* Assigned task
Lines in the listing under this task are to be copied exactly.
● ● ● ●
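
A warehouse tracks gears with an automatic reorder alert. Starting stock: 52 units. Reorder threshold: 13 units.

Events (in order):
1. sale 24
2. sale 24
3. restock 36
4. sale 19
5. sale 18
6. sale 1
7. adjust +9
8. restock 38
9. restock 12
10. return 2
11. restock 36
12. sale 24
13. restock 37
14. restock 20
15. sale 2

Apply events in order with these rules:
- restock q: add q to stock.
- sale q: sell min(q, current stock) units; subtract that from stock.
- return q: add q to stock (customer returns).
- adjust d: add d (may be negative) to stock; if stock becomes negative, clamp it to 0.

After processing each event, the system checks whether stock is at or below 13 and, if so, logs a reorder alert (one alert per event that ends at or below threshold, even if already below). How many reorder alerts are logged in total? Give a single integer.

Answer: 4

Derivation:
Processing events:
Start: stock = 52
  Event 1 (sale 24): sell min(24,52)=24. stock: 52 - 24 = 28. total_sold = 24
  Event 2 (sale 24): sell min(24,28)=24. stock: 28 - 24 = 4. total_sold = 48
  Event 3 (restock 36): 4 + 36 = 40
  Event 4 (sale 19): sell min(19,40)=19. stock: 40 - 19 = 21. total_sold = 67
  Event 5 (sale 18): sell min(18,21)=18. stock: 21 - 18 = 3. total_sold = 85
  Event 6 (sale 1): sell min(1,3)=1. stock: 3 - 1 = 2. total_sold = 86
  Event 7 (adjust +9): 2 + 9 = 11
  Event 8 (restock 38): 11 + 38 = 49
  Event 9 (restock 12): 49 + 12 = 61
  Event 10 (return 2): 61 + 2 = 63
  Event 11 (restock 36): 63 + 36 = 99
  Event 12 (sale 24): sell min(24,99)=24. stock: 99 - 24 = 75. total_sold = 110
  Event 13 (restock 37): 75 + 37 = 112
  Event 14 (restock 20): 112 + 20 = 132
  Event 15 (sale 2): sell min(2,132)=2. stock: 132 - 2 = 130. total_sold = 112
Final: stock = 130, total_sold = 112

Checking against threshold 13:
  After event 1: stock=28 > 13
  After event 2: stock=4 <= 13 -> ALERT
  After event 3: stock=40 > 13
  After event 4: stock=21 > 13
  After event 5: stock=3 <= 13 -> ALERT
  After event 6: stock=2 <= 13 -> ALERT
  After event 7: stock=11 <= 13 -> ALERT
  After event 8: stock=49 > 13
  After event 9: stock=61 > 13
  After event 10: stock=63 > 13
  After event 11: stock=99 > 13
  After event 12: stock=75 > 13
  After event 13: stock=112 > 13
  After event 14: stock=132 > 13
  After event 15: stock=130 > 13
Alert events: [2, 5, 6, 7]. Count = 4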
● ● ● ●
* Written solution
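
A warehouse tracks gears with an automatic reorder alert. Starting stock: 52 units. Reorder threshold: 13 units.

Events (in order):
1. sale 24
2. sale 24
3. restock 36
4. sale 19
5. sale 18
6. sale 1
7. adjust +9
8. restock 38
9. restock 12
10. return 2
11. restock 36
12. sale 24
13. restock 37
14. restock 20
15. sale 2

Apply events in order with these rules:
- restock q: add q to stock.
- sale q: sell min(q, current stock) units; subtract that from stock.
- return q: add q to stock (customer returns).
- adjust d: add d (may be negative) to stock; if stock becomes negative, clamp it to 0.

After processing each event, the system checks whether stock is at or below 13 and, if so, logs a reorder alert (one alert per event that ends at or below threshold, even if already below). How many reorder alerts are logged in total? Give a single integer.

Answer: 4

Derivation:
Processing events:
Start: stock = 52
  Event 1 (sale 24): sell min(24,52)=24. stock: 52 - 24 = 28. total_sold = 24
  Event 2 (sale 24): sell min(24,28)=24. stock: 28 - 24 = 4. total_sold = 48
  Event 3 (restock 36): 4 + 36 = 40
  Event 4 (sale 19): sell min(19,40)=19. stock: 40 - 19 = 21. total_sold = 67
  Event 5 (sale 18): sell min(18,21)=18. stock: 21 - 18 = 3. total_sold = 85
  Event 6 (sale 1): sell min(1,3)=1. stock: 3 - 1 = 2. total_sold = 86
  Event 7 (adjust +9): 2 + 9 = 11
  Event 8 (restock 38): 11 + 38 = 49
  Event 9 (restock 12): 49 + 12 = 61
  Event 10 (return 2): 61 + 2 = 63
  Event 11 (restock 36): 63 + 36 = 99
  Event 12 (sale 24): sell min(24,99)=24. stock: 99 - 24 = 75. total_sold = 110
  Event 13 (restock 37): 75 + 37 = 112
  Event 14 (restock 20): 112 + 20 = 132
  Event 15 (sale 2): sell min(2,132)=2. stock: 132 - 2 = 130. total_sold = 112
Final: stock = 130, total_sold = 112

Checking against threshold 13:
  After event 1: stock=28 > 13
  After event 2: stock=4 <= 13 -> ALERT
  After event 3: stock=40 > 13
  After event 4: stock=21 > 13
  After event 5: stock=3 <= 13 -> ALERT
  After event 6: stock=2 <= 13 -> ALERT
  After event 7: stock=11 <= 13 -> ALERT
  After event 8: stock=49 > 13
  After event 9: stock=61 > 13
  After event 10: stock=63 > 13
  After event 11: stock=99 > 13
  After event 12: stock=75 > 13
  After event 13: stock=112 > 13
  After event 14: stock=132 > 13
  After event 15: stock=130 > 13
Alert events: [2, 5, 6, 7]. Count = 4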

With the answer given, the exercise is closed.